_Data for this task_
=== Section Start ===

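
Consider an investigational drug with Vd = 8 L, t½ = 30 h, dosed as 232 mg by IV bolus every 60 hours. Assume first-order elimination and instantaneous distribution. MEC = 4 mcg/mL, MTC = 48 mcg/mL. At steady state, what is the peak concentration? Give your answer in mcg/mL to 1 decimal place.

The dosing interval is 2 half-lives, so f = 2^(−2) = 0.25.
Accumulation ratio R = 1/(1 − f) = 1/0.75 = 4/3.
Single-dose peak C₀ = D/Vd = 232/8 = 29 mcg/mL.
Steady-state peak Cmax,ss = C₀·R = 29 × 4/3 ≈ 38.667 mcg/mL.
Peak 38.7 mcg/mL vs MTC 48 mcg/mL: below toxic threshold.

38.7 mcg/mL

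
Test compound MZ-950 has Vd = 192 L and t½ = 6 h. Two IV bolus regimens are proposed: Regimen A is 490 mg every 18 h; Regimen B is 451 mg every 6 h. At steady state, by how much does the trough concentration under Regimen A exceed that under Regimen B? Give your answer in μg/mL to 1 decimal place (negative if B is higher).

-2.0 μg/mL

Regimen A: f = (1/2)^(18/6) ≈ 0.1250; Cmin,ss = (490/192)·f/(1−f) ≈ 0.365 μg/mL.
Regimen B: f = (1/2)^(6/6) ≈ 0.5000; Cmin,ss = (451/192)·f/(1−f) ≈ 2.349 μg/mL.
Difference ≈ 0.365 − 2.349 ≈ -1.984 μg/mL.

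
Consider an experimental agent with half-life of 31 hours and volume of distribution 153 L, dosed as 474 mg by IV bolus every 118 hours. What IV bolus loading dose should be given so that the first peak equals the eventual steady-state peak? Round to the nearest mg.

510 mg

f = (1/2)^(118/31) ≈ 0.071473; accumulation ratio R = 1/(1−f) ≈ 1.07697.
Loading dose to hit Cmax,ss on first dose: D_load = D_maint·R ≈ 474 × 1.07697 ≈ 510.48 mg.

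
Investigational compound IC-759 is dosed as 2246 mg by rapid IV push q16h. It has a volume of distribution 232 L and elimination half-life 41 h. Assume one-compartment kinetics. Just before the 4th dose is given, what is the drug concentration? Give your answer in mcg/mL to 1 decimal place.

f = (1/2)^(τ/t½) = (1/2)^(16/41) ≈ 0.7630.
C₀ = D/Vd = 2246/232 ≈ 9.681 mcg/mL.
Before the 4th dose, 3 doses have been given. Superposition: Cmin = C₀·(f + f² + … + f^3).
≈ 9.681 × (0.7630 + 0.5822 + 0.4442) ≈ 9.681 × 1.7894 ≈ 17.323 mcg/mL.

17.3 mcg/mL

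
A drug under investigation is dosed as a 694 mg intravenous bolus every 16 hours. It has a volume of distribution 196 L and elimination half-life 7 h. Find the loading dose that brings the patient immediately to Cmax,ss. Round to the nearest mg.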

=== Section End ===
=== Section Start ===

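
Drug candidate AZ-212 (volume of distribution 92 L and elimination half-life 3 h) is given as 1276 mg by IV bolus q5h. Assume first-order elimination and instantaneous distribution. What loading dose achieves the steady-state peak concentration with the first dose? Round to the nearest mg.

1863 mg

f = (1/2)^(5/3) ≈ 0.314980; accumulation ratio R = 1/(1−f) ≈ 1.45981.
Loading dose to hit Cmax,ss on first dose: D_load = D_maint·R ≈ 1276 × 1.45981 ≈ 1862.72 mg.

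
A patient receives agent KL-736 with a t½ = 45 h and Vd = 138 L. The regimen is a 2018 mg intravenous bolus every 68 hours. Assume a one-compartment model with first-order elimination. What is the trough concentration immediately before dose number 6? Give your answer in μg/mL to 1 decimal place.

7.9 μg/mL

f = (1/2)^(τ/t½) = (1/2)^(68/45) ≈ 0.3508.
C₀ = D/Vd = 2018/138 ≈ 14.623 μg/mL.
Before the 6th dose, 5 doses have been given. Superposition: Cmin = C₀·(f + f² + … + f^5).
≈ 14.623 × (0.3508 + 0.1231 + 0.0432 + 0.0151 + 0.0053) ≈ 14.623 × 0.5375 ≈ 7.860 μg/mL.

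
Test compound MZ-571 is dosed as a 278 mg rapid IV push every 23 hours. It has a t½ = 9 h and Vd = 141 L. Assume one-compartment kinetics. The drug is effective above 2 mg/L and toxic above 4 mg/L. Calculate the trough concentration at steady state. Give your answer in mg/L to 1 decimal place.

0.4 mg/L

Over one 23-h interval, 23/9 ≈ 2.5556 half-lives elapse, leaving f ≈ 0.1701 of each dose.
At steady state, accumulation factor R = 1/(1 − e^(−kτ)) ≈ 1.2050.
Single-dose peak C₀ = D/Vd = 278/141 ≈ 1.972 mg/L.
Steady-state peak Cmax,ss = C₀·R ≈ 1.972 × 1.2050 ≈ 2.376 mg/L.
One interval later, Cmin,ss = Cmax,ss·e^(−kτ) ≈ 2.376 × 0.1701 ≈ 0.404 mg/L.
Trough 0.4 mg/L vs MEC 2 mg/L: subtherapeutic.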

=== Section End ===
=== Section Start ===

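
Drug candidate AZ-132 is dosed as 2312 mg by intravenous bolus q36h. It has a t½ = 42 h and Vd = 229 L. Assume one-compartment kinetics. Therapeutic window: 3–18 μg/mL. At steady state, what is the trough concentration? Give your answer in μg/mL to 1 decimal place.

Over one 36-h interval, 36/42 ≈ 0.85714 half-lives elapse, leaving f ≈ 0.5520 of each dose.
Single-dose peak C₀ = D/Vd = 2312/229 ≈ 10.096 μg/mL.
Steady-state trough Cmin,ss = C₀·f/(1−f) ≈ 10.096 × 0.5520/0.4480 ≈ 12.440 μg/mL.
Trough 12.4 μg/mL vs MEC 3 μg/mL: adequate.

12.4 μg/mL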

=== Section End ===

_Assignment_
Taking the entries above, write out exactly each line from the one holding "Investigational compound IC-759" to the one holding "A drug under", both included, and stop there.

_Answer space_
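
Investigational compound IC-759 is dosed as 2246 mg by rapid IV push q16h. It has a volume of distribution 232 L and elimination half-life 41 h. Assume one-compartment kinetics. Just before the 4th dose is given, what is the drug concentration? Give your answer in mcg/mL to 1 decimal place.

f = (1/2)^(τ/t½) = (1/2)^(16/41) ≈ 0.7630.
C₀ = D/Vd = 2246/232 ≈ 9.681 mcg/mL.
Before the 4th dose, 3 doses have been given. Superposition: Cmin = C₀·(f + f² + … + f^3).
≈ 9.681 × (0.7630 + 0.5822 + 0.4442) ≈ 9.681 × 1.7894 ≈ 17.323 mcg/mL.

17.3 mcg/mL

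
A drug under investigation is dosed as a 694 mg intravenous bolus every 16 hours. It has a volume of distribution 196 L and elimination half-life 7 h. Find the loading dose that brings the patient immediately to Cmax,ss. Round to the nearest mg.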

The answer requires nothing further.